Assignment ::
Starting with the line containing "- Mar 21, 2002: The" and going on through the line containing "- Dec 30, 2002: The", return the lines of the data below exactly, and only those.

Dataset extract ::
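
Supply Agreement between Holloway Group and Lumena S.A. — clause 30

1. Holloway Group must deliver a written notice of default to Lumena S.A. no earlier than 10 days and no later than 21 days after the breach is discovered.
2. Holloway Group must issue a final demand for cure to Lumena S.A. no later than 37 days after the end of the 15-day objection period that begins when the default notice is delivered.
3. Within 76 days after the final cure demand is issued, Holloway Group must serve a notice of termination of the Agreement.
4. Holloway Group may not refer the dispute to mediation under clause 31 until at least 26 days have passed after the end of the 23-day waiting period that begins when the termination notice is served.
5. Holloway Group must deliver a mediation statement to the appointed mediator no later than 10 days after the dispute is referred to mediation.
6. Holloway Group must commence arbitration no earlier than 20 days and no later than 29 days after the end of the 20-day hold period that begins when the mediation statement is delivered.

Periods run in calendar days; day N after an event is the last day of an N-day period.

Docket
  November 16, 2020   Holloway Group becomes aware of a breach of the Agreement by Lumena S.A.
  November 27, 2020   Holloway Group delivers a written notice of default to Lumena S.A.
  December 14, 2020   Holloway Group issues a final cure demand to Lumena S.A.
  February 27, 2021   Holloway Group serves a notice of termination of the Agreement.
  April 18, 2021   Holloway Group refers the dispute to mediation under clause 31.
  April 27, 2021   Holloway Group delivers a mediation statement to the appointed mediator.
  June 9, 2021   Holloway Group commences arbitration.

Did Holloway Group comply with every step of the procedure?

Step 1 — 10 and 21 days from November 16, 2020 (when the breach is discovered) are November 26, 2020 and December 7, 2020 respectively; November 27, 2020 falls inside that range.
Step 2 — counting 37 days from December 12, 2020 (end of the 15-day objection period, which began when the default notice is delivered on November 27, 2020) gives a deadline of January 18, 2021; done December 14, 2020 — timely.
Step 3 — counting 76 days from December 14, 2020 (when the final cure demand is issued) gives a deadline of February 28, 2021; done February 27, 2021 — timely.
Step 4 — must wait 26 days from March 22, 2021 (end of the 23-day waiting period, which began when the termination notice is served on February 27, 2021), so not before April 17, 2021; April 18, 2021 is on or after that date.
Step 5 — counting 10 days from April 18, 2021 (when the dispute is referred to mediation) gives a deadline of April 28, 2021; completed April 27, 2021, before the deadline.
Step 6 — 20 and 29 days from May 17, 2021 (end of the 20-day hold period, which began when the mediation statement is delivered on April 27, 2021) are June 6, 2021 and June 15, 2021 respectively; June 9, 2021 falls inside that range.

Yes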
==
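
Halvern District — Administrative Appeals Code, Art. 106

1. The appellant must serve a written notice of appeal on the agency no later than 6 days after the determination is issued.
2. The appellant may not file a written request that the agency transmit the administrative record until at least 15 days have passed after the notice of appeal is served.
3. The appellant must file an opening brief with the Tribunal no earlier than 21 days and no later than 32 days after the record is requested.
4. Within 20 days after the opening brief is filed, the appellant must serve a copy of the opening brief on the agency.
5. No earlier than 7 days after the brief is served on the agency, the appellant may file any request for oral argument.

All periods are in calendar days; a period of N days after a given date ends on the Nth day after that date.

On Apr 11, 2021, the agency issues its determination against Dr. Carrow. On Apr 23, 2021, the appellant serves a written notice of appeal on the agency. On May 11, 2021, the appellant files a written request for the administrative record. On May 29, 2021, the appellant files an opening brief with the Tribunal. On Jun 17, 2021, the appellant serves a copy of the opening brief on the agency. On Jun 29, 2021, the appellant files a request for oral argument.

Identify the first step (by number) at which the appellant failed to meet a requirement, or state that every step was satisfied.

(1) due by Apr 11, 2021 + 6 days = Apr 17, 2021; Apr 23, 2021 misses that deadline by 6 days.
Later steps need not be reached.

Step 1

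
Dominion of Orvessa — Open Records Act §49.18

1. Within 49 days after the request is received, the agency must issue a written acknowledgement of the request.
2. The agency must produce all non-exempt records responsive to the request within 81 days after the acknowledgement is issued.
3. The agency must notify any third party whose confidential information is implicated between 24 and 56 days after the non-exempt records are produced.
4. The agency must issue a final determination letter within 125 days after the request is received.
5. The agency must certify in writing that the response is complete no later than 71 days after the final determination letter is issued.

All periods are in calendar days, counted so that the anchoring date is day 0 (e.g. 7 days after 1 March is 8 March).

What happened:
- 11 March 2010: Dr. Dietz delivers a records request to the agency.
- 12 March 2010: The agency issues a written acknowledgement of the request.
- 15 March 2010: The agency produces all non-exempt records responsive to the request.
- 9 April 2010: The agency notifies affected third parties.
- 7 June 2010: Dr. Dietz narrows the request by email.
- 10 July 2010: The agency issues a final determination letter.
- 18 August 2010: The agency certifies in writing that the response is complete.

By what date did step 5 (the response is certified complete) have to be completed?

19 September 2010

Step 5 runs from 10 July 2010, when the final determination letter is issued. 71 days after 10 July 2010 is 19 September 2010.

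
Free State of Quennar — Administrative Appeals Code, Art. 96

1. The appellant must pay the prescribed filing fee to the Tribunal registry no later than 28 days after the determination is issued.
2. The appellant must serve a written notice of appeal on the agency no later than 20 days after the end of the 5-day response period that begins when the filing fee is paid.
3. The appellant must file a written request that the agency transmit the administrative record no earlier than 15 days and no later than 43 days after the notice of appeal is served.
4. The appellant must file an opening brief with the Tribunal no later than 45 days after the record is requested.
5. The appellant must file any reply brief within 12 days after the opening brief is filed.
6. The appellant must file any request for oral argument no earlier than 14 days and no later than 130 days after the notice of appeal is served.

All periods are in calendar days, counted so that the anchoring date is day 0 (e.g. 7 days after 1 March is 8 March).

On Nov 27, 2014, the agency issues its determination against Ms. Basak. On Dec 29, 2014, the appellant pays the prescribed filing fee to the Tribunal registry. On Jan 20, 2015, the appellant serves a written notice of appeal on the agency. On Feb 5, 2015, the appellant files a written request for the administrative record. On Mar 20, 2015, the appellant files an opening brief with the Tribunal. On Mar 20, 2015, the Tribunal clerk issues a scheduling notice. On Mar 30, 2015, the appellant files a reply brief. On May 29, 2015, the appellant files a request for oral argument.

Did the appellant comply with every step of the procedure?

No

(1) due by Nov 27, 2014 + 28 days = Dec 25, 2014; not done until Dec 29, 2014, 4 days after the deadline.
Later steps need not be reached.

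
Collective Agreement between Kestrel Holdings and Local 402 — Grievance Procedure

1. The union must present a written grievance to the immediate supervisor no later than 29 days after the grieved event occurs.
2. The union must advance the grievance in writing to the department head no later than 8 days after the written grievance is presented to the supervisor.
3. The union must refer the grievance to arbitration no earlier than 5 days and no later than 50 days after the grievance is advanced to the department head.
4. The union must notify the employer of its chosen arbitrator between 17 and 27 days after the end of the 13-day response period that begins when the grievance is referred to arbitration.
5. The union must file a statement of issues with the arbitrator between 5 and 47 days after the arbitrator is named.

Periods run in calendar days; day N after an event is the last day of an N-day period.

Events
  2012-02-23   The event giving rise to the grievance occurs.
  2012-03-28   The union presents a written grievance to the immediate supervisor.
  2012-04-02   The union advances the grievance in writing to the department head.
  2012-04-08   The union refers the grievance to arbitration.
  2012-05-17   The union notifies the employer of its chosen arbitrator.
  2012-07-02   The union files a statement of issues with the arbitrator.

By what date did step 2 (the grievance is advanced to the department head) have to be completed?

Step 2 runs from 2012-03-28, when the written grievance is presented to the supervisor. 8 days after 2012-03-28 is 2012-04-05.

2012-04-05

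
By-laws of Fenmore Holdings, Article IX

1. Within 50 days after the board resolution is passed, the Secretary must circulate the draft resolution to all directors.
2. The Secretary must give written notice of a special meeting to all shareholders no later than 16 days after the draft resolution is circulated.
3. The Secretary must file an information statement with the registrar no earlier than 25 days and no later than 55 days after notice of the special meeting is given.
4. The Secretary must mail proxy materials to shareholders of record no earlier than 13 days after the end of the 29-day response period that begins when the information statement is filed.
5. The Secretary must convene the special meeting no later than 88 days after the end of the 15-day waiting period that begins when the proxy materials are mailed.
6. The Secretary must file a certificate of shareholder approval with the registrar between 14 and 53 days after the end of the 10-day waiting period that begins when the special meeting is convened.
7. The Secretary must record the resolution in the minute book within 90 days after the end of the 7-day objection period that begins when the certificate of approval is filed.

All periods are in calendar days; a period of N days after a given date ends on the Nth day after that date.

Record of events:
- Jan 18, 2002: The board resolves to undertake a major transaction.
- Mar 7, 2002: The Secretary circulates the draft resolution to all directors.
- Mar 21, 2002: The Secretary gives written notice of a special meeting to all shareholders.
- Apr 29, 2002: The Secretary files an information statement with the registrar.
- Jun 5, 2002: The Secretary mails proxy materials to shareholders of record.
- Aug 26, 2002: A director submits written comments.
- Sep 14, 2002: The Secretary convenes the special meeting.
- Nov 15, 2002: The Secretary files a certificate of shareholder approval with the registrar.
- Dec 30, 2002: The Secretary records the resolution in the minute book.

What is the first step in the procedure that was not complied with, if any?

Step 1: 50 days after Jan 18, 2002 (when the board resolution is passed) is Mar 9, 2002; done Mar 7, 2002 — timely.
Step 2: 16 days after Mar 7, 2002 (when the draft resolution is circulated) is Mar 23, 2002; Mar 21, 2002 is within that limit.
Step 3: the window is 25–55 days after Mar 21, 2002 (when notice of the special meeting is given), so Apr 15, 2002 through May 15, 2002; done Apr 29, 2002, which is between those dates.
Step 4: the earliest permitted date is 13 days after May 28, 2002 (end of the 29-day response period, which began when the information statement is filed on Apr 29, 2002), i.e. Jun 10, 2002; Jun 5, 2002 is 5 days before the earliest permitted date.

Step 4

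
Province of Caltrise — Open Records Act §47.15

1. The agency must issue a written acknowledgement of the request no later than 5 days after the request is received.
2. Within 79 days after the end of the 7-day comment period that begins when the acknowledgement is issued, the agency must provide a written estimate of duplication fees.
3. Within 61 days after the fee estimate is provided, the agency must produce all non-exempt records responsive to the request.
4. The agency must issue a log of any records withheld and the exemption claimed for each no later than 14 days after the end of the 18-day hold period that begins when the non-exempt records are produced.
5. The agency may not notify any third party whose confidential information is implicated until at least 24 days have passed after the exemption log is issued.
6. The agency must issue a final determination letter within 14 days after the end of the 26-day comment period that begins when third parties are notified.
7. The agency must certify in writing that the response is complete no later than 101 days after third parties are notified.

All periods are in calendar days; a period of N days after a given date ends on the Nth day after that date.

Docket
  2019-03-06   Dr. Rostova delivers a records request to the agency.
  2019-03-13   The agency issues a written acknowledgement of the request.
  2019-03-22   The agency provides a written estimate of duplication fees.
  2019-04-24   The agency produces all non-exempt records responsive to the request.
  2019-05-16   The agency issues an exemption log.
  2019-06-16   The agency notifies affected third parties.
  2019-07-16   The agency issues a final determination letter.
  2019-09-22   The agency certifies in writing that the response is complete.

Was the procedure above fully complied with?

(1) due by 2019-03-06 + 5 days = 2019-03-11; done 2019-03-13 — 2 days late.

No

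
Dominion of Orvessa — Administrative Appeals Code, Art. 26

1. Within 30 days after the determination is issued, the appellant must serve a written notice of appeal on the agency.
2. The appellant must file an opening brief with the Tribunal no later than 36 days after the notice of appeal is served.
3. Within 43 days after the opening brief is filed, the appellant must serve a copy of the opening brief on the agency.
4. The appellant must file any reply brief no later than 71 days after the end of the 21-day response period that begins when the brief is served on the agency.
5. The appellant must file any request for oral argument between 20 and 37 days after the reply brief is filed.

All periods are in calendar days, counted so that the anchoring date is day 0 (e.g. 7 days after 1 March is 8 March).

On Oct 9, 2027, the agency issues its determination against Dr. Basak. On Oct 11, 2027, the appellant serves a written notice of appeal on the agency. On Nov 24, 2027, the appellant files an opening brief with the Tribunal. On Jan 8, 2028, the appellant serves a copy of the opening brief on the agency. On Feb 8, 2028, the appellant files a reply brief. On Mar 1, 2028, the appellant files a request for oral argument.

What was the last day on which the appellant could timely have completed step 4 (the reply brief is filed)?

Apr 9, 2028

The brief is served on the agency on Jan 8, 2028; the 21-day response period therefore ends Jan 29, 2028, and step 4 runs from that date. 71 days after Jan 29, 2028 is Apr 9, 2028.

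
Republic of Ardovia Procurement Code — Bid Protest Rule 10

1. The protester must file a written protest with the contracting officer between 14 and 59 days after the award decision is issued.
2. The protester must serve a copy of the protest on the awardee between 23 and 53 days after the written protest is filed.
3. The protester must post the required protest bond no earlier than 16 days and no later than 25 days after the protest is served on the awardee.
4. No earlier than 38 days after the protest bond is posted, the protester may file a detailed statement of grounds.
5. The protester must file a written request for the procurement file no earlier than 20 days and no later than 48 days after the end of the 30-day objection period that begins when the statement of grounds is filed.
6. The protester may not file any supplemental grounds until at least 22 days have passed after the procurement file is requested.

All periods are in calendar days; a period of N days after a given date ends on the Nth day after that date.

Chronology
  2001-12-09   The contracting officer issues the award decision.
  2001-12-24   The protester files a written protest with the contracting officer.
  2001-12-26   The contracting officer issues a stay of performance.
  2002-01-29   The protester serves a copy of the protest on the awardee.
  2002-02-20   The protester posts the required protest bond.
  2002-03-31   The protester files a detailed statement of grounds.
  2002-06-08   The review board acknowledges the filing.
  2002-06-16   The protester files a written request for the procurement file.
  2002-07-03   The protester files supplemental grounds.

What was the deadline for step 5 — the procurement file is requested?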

Answer to the problem ::
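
- Mar 21, 2002: The Secretary gives written notice of a special meeting to all shareholders.
- Apr 29, 2002: The Secretary files an information statement with the registrar.
- Jun 5, 2002: The Secretary mails proxy materials to shareholders of record.
- Aug 26, 2002: A director submits written comments.
- Sep 14, 2002: The Secretary convenes the special meeting.
- Nov 15, 2002: The Secretary files a certificate of shareholder approval with the registrar.
- Dec 30, 2002: The Secretary records the resolution in the minute book.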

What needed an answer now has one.